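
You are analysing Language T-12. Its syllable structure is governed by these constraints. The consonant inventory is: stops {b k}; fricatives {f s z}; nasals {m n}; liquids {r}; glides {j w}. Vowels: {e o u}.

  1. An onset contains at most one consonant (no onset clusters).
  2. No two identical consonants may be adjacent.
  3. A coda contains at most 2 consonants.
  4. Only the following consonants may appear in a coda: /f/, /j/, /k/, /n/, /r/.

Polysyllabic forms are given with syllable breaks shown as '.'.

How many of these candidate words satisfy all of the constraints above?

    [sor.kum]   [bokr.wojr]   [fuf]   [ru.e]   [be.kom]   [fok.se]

[sor.kum] — violates constraint 4: syllable 2 coda contains /m/, which is not a licensed coda consonant → not permitted
[bokr.wojr] — σ1 onset /b/, coda /kr/ (2C) ok; σ2 onset /w/, coda /jr/ (2C) ok → permitted
[fuf] — σ1 onset /f/, coda /f/ ok → permitted
[ru.e] — σ1 onset /r/, coda /∅/ ok; σ2 onset /∅/, coda /∅/ ok → permitted
[be.kom] — violates constraint 4: syllable 2 coda contains /m/, which is not a licensed coda consonant → not permitted
[fok.se] — σ1 onset /f/, coda /k/ ok; σ2 onset /s/, coda /∅/ ok → permitted
Permitted: [bokr.wojr], [fuf], [ru.e], [fok.se] → 4.

4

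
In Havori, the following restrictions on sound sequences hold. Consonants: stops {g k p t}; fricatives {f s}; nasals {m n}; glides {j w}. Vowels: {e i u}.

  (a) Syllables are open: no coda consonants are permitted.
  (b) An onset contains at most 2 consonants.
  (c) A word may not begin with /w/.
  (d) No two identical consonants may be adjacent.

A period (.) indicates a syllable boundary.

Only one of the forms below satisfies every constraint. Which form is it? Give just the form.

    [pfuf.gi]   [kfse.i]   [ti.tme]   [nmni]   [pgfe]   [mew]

[pfuf.gi] — violates constraint (a): syllable 1 coda /f/ has 1 consonant (> 0) → ill-formed
[kfse.i] — violates constraint (b): syllable 1 onset /kfs/ has 3 consonants (> 2) → ill-formed
[ti.tme] — σ1 onset /t/, coda /∅/ ok; σ2 onset /tm/ (2C), coda /∅/ ok → well-formed
[nmni] — violates constraint (b): syllable 1 onset /nmn/ has 3 consonants (> 2) → ill-formed
[pgfe] — violates constraint (b): syllable 1 onset /pgf/ has 3 consonants (> 2) → ill-formed
[mew] — violates constraint (a): syllable 1 coda /w/ has 1 consonant (> 0) → ill-formed

[ti.tme]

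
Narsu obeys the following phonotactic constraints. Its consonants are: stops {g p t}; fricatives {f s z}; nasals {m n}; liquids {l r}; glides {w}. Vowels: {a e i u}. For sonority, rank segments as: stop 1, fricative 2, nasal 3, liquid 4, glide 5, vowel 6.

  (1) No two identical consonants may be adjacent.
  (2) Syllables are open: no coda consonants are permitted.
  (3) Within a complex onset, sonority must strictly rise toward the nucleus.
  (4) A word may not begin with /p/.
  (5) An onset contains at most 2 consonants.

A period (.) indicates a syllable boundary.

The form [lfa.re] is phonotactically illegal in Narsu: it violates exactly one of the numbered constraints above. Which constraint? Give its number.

[lfa.re]: syllable 1 onset /lf/: /l/ (liquid, 4) → /f/ (fricative, 2) does not rise.
This is a violation of constraint 3: "Within a complex onset, sonority must strictly rise toward the nucleus."
The remaining constraints (1, 2, 4, 5) are satisfied.

3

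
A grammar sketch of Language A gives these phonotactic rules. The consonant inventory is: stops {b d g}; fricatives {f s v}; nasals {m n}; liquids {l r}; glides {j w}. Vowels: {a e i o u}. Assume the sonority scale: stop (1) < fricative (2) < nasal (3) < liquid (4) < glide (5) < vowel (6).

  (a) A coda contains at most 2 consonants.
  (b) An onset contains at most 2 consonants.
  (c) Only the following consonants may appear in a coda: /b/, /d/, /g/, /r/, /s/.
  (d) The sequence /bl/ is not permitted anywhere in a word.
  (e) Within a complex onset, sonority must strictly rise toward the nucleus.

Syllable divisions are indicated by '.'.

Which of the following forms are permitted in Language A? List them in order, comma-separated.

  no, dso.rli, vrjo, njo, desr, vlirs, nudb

no — σ1 onset /n/, coda /∅/ ok → permitted
dso.rli — violates constraint (e): syllable 2 onset /rl/: /r/ (liquid, 4) → /l/ (liquid, 4) does not rise → not permitted
vrjo — violates constraint (b): syllable 1 onset /vrj/ has 3 consonants (> 2) → not permitted
njo — σ1 onset /nj/ (3→5 rises), coda /∅/ ok → permitted
desr — σ1 onset /d/, coda /sr/ (2C) ok → permitted
vlirs — σ1 onset /vl/ (2→4 rises), coda /rs/ (2C) ok → permitted
nudb — σ1 onset /n/, coda /db/ (2C) ok → permitted

no, njo, desr, vlirs, nudb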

ACTION ITEM ▸ Look through the entries above and find each line where the word "glides" occurs; copy those lines.

OUTPUT FOR THIS EXERCISE ▸
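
You are analysing Language T-12. Its syllable structure is governed by these constraints. The consonant inventory is: stops {b k}; fricatives {f s z}; nasals {m n}; liquids {r}; glides {j w}. Vowels: {e o u}.
In Havori, the following restrictions on sound sequences hold. Consonants: stops {g k p t}; fricatives {f s}; nasals {m n}; glides {j w}. Vowels: {e i u}.
Narsu obeys the following phonotactic constraints. Its consonants are: stops {g p t}; fricatives {f s z}; nasals {m n}; liquids {l r}; glides {w}. Vowels: {a e i u}. For sonority, rank segments as: stop 1, fricative 2, nasal 3, liquid 4, glide 5, vowel 6.
A grammar sketch of Language A gives these phonotactic rules. The consonant inventory is: stops {b d g}; fricatives {f s v}; nasals {m n}; liquids {l r}; glides {j w}. Vowels: {a e i o u}. Assume the sonority scale: stop (1) < fricative (2) < nasal (3) < liquid (4) < glide (5) < vowel (6).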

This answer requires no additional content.